◆ What you should do:
Down to the last character, repeat the entries beneath this task.

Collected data
....
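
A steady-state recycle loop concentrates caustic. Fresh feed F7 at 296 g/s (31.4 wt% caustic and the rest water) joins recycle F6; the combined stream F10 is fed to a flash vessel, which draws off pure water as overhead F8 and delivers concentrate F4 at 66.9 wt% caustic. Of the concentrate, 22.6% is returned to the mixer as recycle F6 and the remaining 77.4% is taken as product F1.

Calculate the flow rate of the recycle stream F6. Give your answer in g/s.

40.57 g/s

Overall caustic balance (none leaves overhead): caustic in fresh feed = caustic in product, i.e. 296×0.314 = (1−0.226)·F4·0.669.
F4 = 92.944/(0.669×0.774) = 179.5 g/s.
Recycle F6 = 0.226×179.5 = 40.566 g/s.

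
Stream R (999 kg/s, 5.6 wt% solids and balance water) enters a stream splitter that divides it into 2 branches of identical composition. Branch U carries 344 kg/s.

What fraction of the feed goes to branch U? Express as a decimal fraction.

Fraction to U = 344/999 = 0.3443.

0.344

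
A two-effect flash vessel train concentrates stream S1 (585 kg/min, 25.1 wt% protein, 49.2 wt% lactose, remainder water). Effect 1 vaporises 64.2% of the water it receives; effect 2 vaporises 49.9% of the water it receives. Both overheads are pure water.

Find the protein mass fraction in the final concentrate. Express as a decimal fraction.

0.318

water in feed = 585×0.257 = 150.34 kg/min.
After stage 1: water left = (1−0.642)×150.34 = 53.824; stream total = 488.48 kg/min.
After stage 2: water left = (1−0.499)×53.824 = 26.966; final concentrate = 461.62 kg/min.
protein fraction = 146.84/461.62 = 0.318.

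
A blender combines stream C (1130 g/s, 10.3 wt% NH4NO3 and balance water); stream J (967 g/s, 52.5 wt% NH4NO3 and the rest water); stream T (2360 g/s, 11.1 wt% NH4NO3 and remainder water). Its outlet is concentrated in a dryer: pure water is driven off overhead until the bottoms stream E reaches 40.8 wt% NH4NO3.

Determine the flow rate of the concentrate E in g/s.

NH4NO3 entering = 1130×0.103 + 967×0.525 + 2360×0.111 = 886.02 g/s.
All NH4NO3 reports to E, so E = 886.02/0.408 = 2171.6 g/s.

2172 g/s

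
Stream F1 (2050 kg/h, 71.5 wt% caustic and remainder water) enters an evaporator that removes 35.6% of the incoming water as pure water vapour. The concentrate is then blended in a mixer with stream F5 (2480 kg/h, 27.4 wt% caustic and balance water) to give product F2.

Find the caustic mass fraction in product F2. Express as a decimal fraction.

Vapour removed = 0.356×0.285×2050 = 207.99 kg/h; concentrate = 1842 kg/h.
caustic reaching the mixer = 1465.8 (from concentrate) + 2480×0.274 = 2145.3 kg/h.
Product flow = 1842 + 2480 = 4322 kg/h; caustic fraction = 0.496.

0.496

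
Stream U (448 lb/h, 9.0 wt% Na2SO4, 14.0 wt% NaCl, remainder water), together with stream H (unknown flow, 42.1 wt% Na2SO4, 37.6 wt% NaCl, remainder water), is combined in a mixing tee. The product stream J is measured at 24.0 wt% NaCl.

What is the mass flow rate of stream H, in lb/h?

Let H be the unknown flow. Total out = 448 + H.
NaCl balance: 62.72 + 0.376·H = 0.240·(448 + H)
(0.376 − 0.240)·H = 0.240×448 − 62.72 = 44.8
H = 44.8 / 0.136 = 329.41 lb/h

329.4 lb/h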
....
◆ Response to the exercise:
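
A steady-state recycle loop concentrates caustic. Fresh feed F7 at 296 g/s (31.4 wt% caustic and the rest water) joins recycle F6; the combined stream F10 is fed to a flash vessel, which draws off pure water as overhead F8 and delivers concentrate F4 at 66.9 wt% caustic. Of the concentrate, 22.6% is returned to the mixer as recycle F6 and the remaining 77.4% is taken as product F1.

Calculate the flow rate of the recycle stream F6. Give your answer in g/s.

40.57 g/s

Overall caustic balance (none leaves overhead): caustic in fresh feed = caustic in product, i.e. 296×0.314 = (1−0.226)·F4·0.669.
F4 = 92.944/(0.669×0.774) = 179.5 g/s.
Recycle F6 = 0.226×179.5 = 40.566 g/s.

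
Stream R (999 kg/s, 5.6 wt% solids and balance water) enters a stream splitter that divides it into 2 branches of identical composition. Branch U carries 344 kg/s.

What fraction of the feed goes to branch U? Express as a decimal fraction.

Fraction to U = 344/999 = 0.3443.

0.344

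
A two-effect flash vessel train concentrates stream S1 (585 kg/min, 25.1 wt% protein, 49.2 wt% lactose, remainder water). Effect 1 vaporises 64.2% of the water it receives; effect 2 vaporises 49.9% of the water it receives. Both overheads are pure water.

Find the protein mass fraction in the final concentrate. Express as a decimal fraction.

0.318

water in feed = 585×0.257 = 150.34 kg/min.
After stage 1: water left = (1−0.642)×150.34 = 53.824; stream total = 488.48 kg/min.
After stage 2: water left = (1−0.499)×53.824 = 26.966; final concentrate = 461.62 kg/min.
protein fraction = 146.84/461.62 = 0.318.

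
A blender combines stream C (1130 g/s, 10.3 wt% NH4NO3 and balance water); stream J (967 g/s, 52.5 wt% NH4NO3 and the rest water); stream T (2360 g/s, 11.1 wt% NH4NO3 and remainder water). Its outlet is concentrated in a dryer: pure water is driven off overhead until the bottoms stream E reaches 40.8 wt% NH4NO3.

Determine the flow rate of the concentrate E in g/s.

NH4NO3 entering = 1130×0.103 + 967×0.525 + 2360×0.111 = 886.02 g/s.
All NH4NO3 reports to E, so E = 886.02/0.408 = 2171.6 g/s.

2172 g/s

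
Stream F1 (2050 kg/h, 71.5 wt% caustic and remainder water) enters an evaporator that removes 35.6% of the incoming water as pure water vapour. The concentrate is then blended in a mixer with stream F5 (2480 kg/h, 27.4 wt% caustic and balance water) to give product F2.

Find the caustic mass fraction in product F2. Express as a decimal fraction.

Vapour removed = 0.356×0.285×2050 = 207.99 kg/h; concentrate = 1842 kg/h.
caustic reaching the mixer = 1465.8 (from concentrate) + 2480×0.274 = 2145.3 kg/h.
Product flow = 1842 + 2480 = 4322 kg/h; caustic fraction = 0.496.

0.496

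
Stream U (448 lb/h, 9.0 wt% Na2SO4, 14.0 wt% NaCl, remainder water), together with stream H (unknown flow, 42.1 wt% Na2SO4, 37.6 wt% NaCl, remainder water), is combined in a mixing tee. The product stream J is measured at 24.0 wt% NaCl.

What is the mass flow rate of stream H, in lb/h?

Let H be the unknown flow. Total out = 448 + H.
NaCl balance: 62.72 + 0.376·H = 0.240·(448 + H)
(0.376 − 0.240)·H = 0.240×448 − 62.72 = 44.8
H = 44.8 / 0.136 = 329.41 lb/h

329.4 lb/h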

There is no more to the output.